* _RECORDS FOR THE TASK_
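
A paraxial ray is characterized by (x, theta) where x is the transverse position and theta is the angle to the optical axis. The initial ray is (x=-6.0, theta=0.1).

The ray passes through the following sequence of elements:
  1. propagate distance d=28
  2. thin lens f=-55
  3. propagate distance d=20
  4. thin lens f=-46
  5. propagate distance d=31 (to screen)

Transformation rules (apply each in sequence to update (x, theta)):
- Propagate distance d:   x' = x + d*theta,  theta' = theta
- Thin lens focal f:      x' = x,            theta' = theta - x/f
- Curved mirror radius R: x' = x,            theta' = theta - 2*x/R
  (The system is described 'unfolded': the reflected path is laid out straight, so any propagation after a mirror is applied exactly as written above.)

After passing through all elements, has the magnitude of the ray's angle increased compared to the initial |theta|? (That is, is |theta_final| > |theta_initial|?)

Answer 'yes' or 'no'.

Answer: no

Derivation:
Initial: x=-6.0000 theta=0.1000
After 1 (propagate distance d=28): x=-3.2000 theta=0.1000
After 2 (thin lens f=-55): x=-3.2000 theta=23/550 (≈0.0418)
After 3 (propagate distance d=20): x=-26/11 (≈-2.3636) theta=23/550 (≈0.0418)
After 4 (thin lens f=-46): x=-26/11 (≈-2.3636) theta=-11/1150 (≈-0.0096)
After 5 (propagate distance d=31 (to screen)): x=-33651/12650 (≈-2.6602) theta=-11/1150 (≈-0.0096)
|theta_initial|=0.1000 |theta_final|=11/1150 (≈0.0096) -> not increased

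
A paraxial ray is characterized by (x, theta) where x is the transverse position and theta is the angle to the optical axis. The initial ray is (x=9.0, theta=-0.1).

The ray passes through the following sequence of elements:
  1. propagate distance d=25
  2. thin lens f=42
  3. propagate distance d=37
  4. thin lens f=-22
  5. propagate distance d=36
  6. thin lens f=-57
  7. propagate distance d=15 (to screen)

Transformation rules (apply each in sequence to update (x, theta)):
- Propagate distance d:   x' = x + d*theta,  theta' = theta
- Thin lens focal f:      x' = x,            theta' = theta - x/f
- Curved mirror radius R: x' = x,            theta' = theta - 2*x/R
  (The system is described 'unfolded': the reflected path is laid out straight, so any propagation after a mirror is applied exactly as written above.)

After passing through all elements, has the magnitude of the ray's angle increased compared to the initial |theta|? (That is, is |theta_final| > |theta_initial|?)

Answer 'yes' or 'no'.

Answer: yes

Derivation:
Initial: x=9.0000 theta=-0.1000
After 1 (propagate distance d=25): x=6.5000 theta=-0.1000
After 2 (thin lens f=42): x=6.5000 theta=-107/420 (≈-0.2548)
After 3 (propagate distance d=37): x=-1229/420 (≈-2.9262) theta=-107/420 (≈-0.2548)
After 4 (thin lens f=-22): x=-1229/420 (≈-2.9262) theta=-3583/9240 (≈-0.3878)
After 5 (propagate distance d=36): x=-78013/4620 (≈-16.8859) theta=-3583/9240 (≈-0.3878)
After 6 (thin lens f=-57): x=-78013/4620 (≈-16.8859) theta=-360257/526680 (≈-0.6840)
After 7 (propagate distance d=15 (to screen)): x=-1588593/58520 (≈-27.1462) theta=-360257/526680 (≈-0.6840)
|theta_initial|=0.1000 |theta_final|=360257/526680 (≈0.6840) -> increased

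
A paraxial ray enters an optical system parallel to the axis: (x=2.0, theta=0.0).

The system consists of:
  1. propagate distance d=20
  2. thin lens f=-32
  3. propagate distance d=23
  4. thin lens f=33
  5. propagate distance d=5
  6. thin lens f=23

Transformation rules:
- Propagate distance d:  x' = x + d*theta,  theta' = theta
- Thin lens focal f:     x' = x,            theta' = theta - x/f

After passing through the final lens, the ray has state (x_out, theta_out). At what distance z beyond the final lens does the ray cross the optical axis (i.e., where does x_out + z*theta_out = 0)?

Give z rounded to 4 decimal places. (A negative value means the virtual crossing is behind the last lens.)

Initial: x=2.0000 theta=0.0000
After 1 (propagate distance d=20): x=2.0000 theta=0.0000
After 2 (thin lens f=-32): x=2.0000 theta=0.0625
After 3 (propagate distance d=23): x=3.4375 theta=0.0625
After 4 (thin lens f=33): x=3.4375 theta=-1/24 (≈-0.0417)
After 5 (propagate distance d=5): x=155/48 (≈3.2292) theta=-1/24 (≈-0.0417)
After 6 (thin lens f=23): x=155/48 (≈3.2292) theta=-67/368 (≈-0.1821)
z_focus = -x_out/theta_out = -(155/48)/(-67/368) = 3565/201 ≈ 17.7363
Rounded to 4 decimal places: z = 17.7363

Answer: 17.7363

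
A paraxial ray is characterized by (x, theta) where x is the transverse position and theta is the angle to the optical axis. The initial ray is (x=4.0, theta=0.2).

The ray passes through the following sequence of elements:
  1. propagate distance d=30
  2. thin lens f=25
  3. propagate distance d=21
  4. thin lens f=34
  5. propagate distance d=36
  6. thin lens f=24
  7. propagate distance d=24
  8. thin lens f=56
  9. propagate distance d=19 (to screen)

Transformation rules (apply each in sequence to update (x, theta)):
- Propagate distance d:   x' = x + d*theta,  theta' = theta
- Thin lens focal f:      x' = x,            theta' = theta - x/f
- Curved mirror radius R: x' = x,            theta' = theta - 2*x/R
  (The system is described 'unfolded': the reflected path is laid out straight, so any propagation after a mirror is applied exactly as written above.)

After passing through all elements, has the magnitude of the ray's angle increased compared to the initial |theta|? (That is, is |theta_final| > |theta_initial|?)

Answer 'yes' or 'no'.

Answer: no

Derivation:
Initial: x=4.0000 theta=0.2000
After 1 (propagate distance d=30): x=10.0000 theta=0.2000
After 2 (thin lens f=25): x=10.0000 theta=-0.2000
After 3 (propagate distance d=21): x=5.8000 theta=-0.2000
After 4 (thin lens f=34): x=5.8000 theta=-63/170 (≈-0.3706)
After 5 (propagate distance d=36): x=-641/85 (≈-7.5412) theta=-63/170 (≈-0.3706)
After 6 (thin lens f=24): x=-641/85 (≈-7.5412) theta=-23/408 (≈-0.0564)
After 7 (propagate distance d=24): x=-756/85 (≈-8.8941) theta=-23/408 (≈-0.0564)
After 8 (thin lens f=56): x=-756/85 (≈-8.8941) theta=209/2040 (≈0.1025)
After 9 (propagate distance d=19 (to screen)): x=-14173/2040 (≈-6.9475) theta=209/2040 (≈0.1025)
|theta_initial|=0.2000 |theta_final|=209/2040 (≈0.1025) -> not increased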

* _WHAT TO WORK ON_
When you respond, give the whole listing again exactly as written.

* _ANSWER SECTION_
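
A paraxial ray is characterized by (x, theta) where x is the transverse position and theta is the angle to the optical axis. The initial ray is (x=-6.0, theta=0.1).

The ray passes through the following sequence of elements:
  1. propagate distance d=28
  2. thin lens f=-55
  3. propagate distance d=20
  4. thin lens f=-46
  5. propagate distance d=31 (to screen)

Transformation rules (apply each in sequence to update (x, theta)):
- Propagate distance d:   x' = x + d*theta,  theta' = theta
- Thin lens focal f:      x' = x,            theta' = theta - x/f
- Curved mirror radius R: x' = x,            theta' = theta - 2*x/R
  (The system is described 'unfolded': the reflected path is laid out straight, so any propagation after a mirror is applied exactly as written above.)

After passing through all elements, has the magnitude of the ray's angle increased compared to the initial |theta|? (That is, is |theta_final| > |theta_initial|?)

Answer 'yes' or 'no'.

Answer: no

Derivation:
Initial: x=-6.0000 theta=0.1000
After 1 (propagate distance d=28): x=-3.2000 theta=0.1000
After 2 (thin lens f=-55): x=-3.2000 theta=23/550 (≈0.0418)
After 3 (propagate distance d=20): x=-26/11 (≈-2.3636) theta=23/550 (≈0.0418)
After 4 (thin lens f=-46): x=-26/11 (≈-2.3636) theta=-11/1150 (≈-0.0096)
After 5 (propagate distance d=31 (to screen)): x=-33651/12650 (≈-2.6602) theta=-11/1150 (≈-0.0096)
|theta_initial|=0.1000 |theta_final|=11/1150 (≈0.0096) -> not increased

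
A paraxial ray is characterized by (x, theta) where x is the transverse position and theta is the angle to the optical axis. The initial ray is (x=9.0, theta=-0.1).

The ray passes through the following sequence of elements:
  1. propagate distance d=25
  2. thin lens f=42
  3. propagate distance d=37
  4. thin lens f=-22
  5. propagate distance d=36
  6. thin lens f=-57
  7. propagate distance d=15 (to screen)

Transformation rules (apply each in sequence to update (x, theta)):
- Propagate distance d:   x' = x + d*theta,  theta' = theta
- Thin lens focal f:      x' = x,            theta' = theta - x/f
- Curved mirror radius R: x' = x,            theta' = theta - 2*x/R
  (The system is described 'unfolded': the reflected path is laid out straight, so any propagation after a mirror is applied exactly as written above.)

After passing through all elements, has the magnitude of the ray's angle increased compared to the initial |theta|? (That is, is |theta_final| > |theta_initial|?)

Answer 'yes' or 'no'.

Answer: yes

Derivation:
Initial: x=9.0000 theta=-0.1000
After 1 (propagate distance d=25): x=6.5000 theta=-0.1000
After 2 (thin lens f=42): x=6.5000 theta=-107/420 (≈-0.2548)
After 3 (propagate distance d=37): x=-1229/420 (≈-2.9262) theta=-107/420 (≈-0.2548)
After 4 (thin lens f=-22): x=-1229/420 (≈-2.9262) theta=-3583/9240 (≈-0.3878)
After 5 (propagate distance d=36): x=-78013/4620 (≈-16.8859) theta=-3583/9240 (≈-0.3878)
After 6 (thin lens f=-57): x=-78013/4620 (≈-16.8859) theta=-360257/526680 (≈-0.6840)
After 7 (propagate distance d=15 (to screen)): x=-1588593/58520 (≈-27.1462) theta=-360257/526680 (≈-0.6840)
|theta_initial|=0.1000 |theta_final|=360257/526680 (≈0.6840) -> increased

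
A paraxial ray enters an optical system parallel to the axis: (x=2.0, theta=0.0).

The system consists of:
  1. propagate distance d=20
  2. thin lens f=-32
  3. propagate distance d=23
  4. thin lens f=33
  5. propagate distance d=5
  6. thin lens f=23

Transformation rules:
- Propagate distance d:  x' = x + d*theta,  theta' = theta
- Thin lens focal f:     x' = x,            theta' = theta - x/f

After passing through the final lens, the ray has state (x_out, theta_out). At what distance z beyond the final lens does the ray cross the optical axis (i.e., where does x_out + z*theta_out = 0)?

Give z rounded to 4 decimal places. (A negative value means the virtual crossing is behind the last lens.)

Initial: x=2.0000 theta=0.0000
After 1 (propagate distance d=20): x=2.0000 theta=0.0000
After 2 (thin lens f=-32): x=2.0000 theta=0.0625
After 3 (propagate distance d=23): x=3.4375 theta=0.0625
After 4 (thin lens f=33): x=3.4375 theta=-1/24 (≈-0.0417)
After 5 (propagate distance d=5): x=155/48 (≈3.2292) theta=-1/24 (≈-0.0417)
After 6 (thin lens f=23): x=155/48 (≈3.2292) theta=-67/368 (≈-0.1821)
z_focus = -x_out/theta_out = -(155/48)/(-67/368) = 3565/201 ≈ 17.7363
Rounded to 4 decimal places: z = 17.7363

Answer: 17.7363

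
A paraxial ray is characterized by (x, theta) where x is the transverse position and theta is the angle to the optical axis. The initial ray is (x=4.0, theta=0.2).

The ray passes through the following sequence of elements:
  1. propagate distance d=30
  2. thin lens f=25
  3. propagate distance d=21
  4. thin lens f=34
  5. propagate distance d=36
  6. thin lens f=24
  7. propagate distance d=24
  8. thin lens f=56
  9. propagate distance d=19 (to screen)

Transformation rules (apply each in sequence to update (x, theta)):
- Propagate distance d:   x' = x + d*theta,  theta' = theta
- Thin lens focal f:      x' = x,            theta' = theta - x/f
- Curved mirror radius R: x' = x,            theta' = theta - 2*x/R
  (The system is described 'unfolded': the reflected path is laid out straight, so any propagation after a mirror is applied exactly as written above.)

After passing through all elements, has the magnitude of the ray's angle increased compared to the initial |theta|? (That is, is |theta_final| > |theta_initial|?)

Answer 'yes' or 'no'.

Answer: no

Derivation:
Initial: x=4.0000 theta=0.2000
After 1 (propagate distance d=30): x=10.0000 theta=0.2000
After 2 (thin lens f=25): x=10.0000 theta=-0.2000
After 3 (propagate distance d=21): x=5.8000 theta=-0.2000
After 4 (thin lens f=34): x=5.8000 theta=-63/170 (≈-0.3706)
After 5 (propagate distance d=36): x=-641/85 (≈-7.5412) theta=-63/170 (≈-0.3706)
After 6 (thin lens f=24): x=-641/85 (≈-7.5412) theta=-23/408 (≈-0.0564)
After 7 (propagate distance d=24): x=-756/85 (≈-8.8941) theta=-23/408 (≈-0.0564)
After 8 (thin lens f=56): x=-756/85 (≈-8.8941) theta=209/2040 (≈0.1025)
After 9 (propagate distance d=19 (to screen)): x=-14173/2040 (≈-6.9475) theta=209/2040 (≈0.1025)
|theta_initial|=0.2000 |theta_final|=209/2040 (≈0.1025) -> not increased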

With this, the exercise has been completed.